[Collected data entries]
......

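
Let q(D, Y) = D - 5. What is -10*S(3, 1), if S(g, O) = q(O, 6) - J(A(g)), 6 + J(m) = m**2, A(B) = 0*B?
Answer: -20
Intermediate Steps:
A(B) = 0
q(D, Y) = -5 + D
J(m) = -6 + m**2
S(g, O) = 1 + O (S(g, O) = (-5 + O) - (-6 + 0**2) = (-5 + O) - (-6 + 0) = (-5 + O) - 1*(-6) = (-5 + O) + 6 = 1 + O)
-10*S(3, 1) = -10*(1 + 1) = -10*2 = -20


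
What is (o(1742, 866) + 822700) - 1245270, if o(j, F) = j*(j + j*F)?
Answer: 2630544418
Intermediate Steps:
o(j, F) = j*(j + F*j)
(o(1742, 866) + 822700) - 1245270 = (1742²*(1 + 866) + 822700) - 1245270 = (3034564*867 + 822700) - 1245270 = (2630966988 + 822700) - 1245270 = 2631789688 - 1245270 = 2630544418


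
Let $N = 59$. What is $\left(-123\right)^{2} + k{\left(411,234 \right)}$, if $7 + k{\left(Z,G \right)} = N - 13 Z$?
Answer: $9838$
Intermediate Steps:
$k{\left(Z,G \right)} = 52 - 13 Z$ ($k{\left(Z,G \right)} = -7 - \left(-59 + 13 Z\right) = 52 - 13 Z$)
$\left(-123\right)^{2} + k{\left(411,234 \right)} = \left(-123\right)^{2} + \left(52 - 5343\right) = 15129 + \left(52 - 5343\right) = 15129 - 5291 = 9838$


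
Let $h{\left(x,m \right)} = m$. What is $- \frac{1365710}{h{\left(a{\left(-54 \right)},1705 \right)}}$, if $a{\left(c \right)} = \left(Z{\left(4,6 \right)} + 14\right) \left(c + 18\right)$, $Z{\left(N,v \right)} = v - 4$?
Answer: $- \frac{273142}{341} \approx -801.0$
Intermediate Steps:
$Z{\left(N,v \right)} = -4 + v$
$a{\left(c \right)} = 288 + 16 c$ ($a{\left(c \right)} = \left(\left(-4 + 6\right) + 14\right) \left(c + 18\right) = \left(2 + 14\right) \left(18 + c\right) = 16 \left(18 + c\right) = 288 + 16 c$)
$- \frac{1365710}{h{\left(a{\left(-54 \right)},1705 \right)}} = - \frac{1365710}{1705} = \left(-1365710\right) \frac{1}{1705} = - \frac{273142}{341}$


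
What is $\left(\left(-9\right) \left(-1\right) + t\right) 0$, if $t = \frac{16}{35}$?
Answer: $0$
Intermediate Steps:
$t = \frac{16}{35}$ ($t = 16 \cdot \frac{1}{35} = \frac{16}{35} \approx 0.45714$)
$\left(\left(-9\right) \left(-1\right) + t\right) 0 = \left(\left(-9\right) \left(-1\right) + \frac{16}{35}\right) 0 = \left(9 + \frac{16}{35}\right) 0 = \frac{331}{35} \cdot 0 = 0$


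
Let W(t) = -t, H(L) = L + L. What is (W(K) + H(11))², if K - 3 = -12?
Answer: 961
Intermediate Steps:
K = -9 (K = 3 - 12 = -9)
H(L) = 2*L
(W(K) + H(11))² = (-1*(-9) + 2*11)² = (9 + 22)² = 31² = 961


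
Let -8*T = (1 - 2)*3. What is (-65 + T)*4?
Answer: -517/2 ≈ -258.50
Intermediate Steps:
T = 3/8 (T = -(1 - 2)*3/8 = -(-1)*3/8 = -⅛*(-3) = 3/8 ≈ 0.37500)
(-65 + T)*4 = (-65 + 3/8)*4 = -517/8*4 = -517/2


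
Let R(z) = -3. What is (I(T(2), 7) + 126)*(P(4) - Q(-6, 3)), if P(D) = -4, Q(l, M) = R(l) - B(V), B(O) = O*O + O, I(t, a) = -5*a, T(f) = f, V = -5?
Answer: 1729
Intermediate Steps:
B(O) = O + O² (B(O) = O² + O = O + O²)
Q(l, M) = -23 (Q(l, M) = -3 - (-5)*(1 - 5) = -3 - (-5)*(-4) = -3 - 1*20 = -3 - 20 = -23)
(I(T(2), 7) + 126)*(P(4) - Q(-6, 3)) = (-5*7 + 126)*(-4 - 1*(-23)) = (-35 + 126)*(-4 + 23) = 91*19 = 1729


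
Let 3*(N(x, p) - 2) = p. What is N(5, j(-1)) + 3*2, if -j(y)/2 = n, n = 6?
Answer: 4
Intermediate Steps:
j(y) = -12 (j(y) = -2*6 = -12)
N(x, p) = 2 + p/3
N(5, j(-1)) + 3*2 = (2 + (1/3)*(-12)) + 3*2 = (2 - 4) + 6 = -2 + 6 = 4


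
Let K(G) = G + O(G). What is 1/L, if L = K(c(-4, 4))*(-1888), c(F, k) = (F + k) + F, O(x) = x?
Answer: 1/15104 ≈ 6.6208e-5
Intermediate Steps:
c(F, k) = k + 2*F
K(G) = 2*G (K(G) = G + G = 2*G)
L = 15104 (L = (2*(4 + 2*(-4)))*(-1888) = (2*(4 - 8))*(-1888) = (2*(-4))*(-1888) = -8*(-1888) = 15104)
1/L = 1/15104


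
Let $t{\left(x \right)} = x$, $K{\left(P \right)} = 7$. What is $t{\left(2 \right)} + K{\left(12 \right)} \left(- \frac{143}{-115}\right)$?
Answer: $\frac{1231}{115} \approx 10.704$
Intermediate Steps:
$t{\left(2 \right)} + K{\left(12 \right)} \left(- \frac{143}{-115}\right) = 2 + 7 \left(- \frac{143}{-115}\right) = 2 + 7 \left(\left(-143\right) \left(- \frac{1}{115}\right)\right) = 2 + 7 \cdot \frac{143}{115} = 2 + \frac{1001}{115} = \frac{1231}{115}$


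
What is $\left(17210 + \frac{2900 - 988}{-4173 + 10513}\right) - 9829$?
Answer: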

......

- **REQUIRED ACTION**:
Above are the records; report each line in them that includes the word "What".

- **WRITTEN RESPONSE**:
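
Let q(D, Y) = D - 5. What is -10*S(3, 1), if S(g, O) = q(O, 6) - J(A(g)), 6 + J(m) = m**2, A(B) = 0*B?
What is (o(1742, 866) + 822700) - 1245270, if o(j, F) = j*(j + j*F)?
Let $N = 59$. What is $\left(-123\right)^{2} + k{\left(411,234 \right)}$, if $7 + k{\left(Z,G \right)} = N - 13 Z$?
Let $h{\left(x,m \right)} = m$. What is $- \frac{1365710}{h{\left(a{\left(-54 \right)},1705 \right)}}$, if $a{\left(c \right)} = \left(Z{\left(4,6 \right)} + 14\right) \left(c + 18\right)$, $Z{\left(N,v \right)} = v - 4$?
What is $\left(\left(-9\right) \left(-1\right) + t\right) 0$, if $t = \frac{16}{35}$?
Let W(t) = -t, H(L) = L + L. What is (W(K) + H(11))², if K - 3 = -12?
Let -8*T = (1 - 2)*3. What is (-65 + T)*4?
Let R(z) = -3. What is (I(T(2), 7) + 126)*(P(4) - Q(-6, 3)), if P(D) = -4, Q(l, M) = R(l) - B(V), B(O) = O*O + O, I(t, a) = -5*a, T(f) = f, V = -5?
Let 3*(N(x, p) - 2) = p. What is N(5, j(-1)) + 3*2, if -j(y)/2 = n, n = 6?
Let K(G) = G + O(G). What is 1/L, if L = K(c(-4, 4))*(-1888), c(F, k) = (F + k) + F, O(x) = x?
Let $t{\left(x \right)} = x$, $K{\left(P \right)} = 7$. What is $t{\left(2 \right)} + K{\left(12 \right)} \left(- \frac{143}{-115}\right)$?
What is $\left(17210 + \frac{2900 - 988}{-4173 + 10513}\right) - 9829$?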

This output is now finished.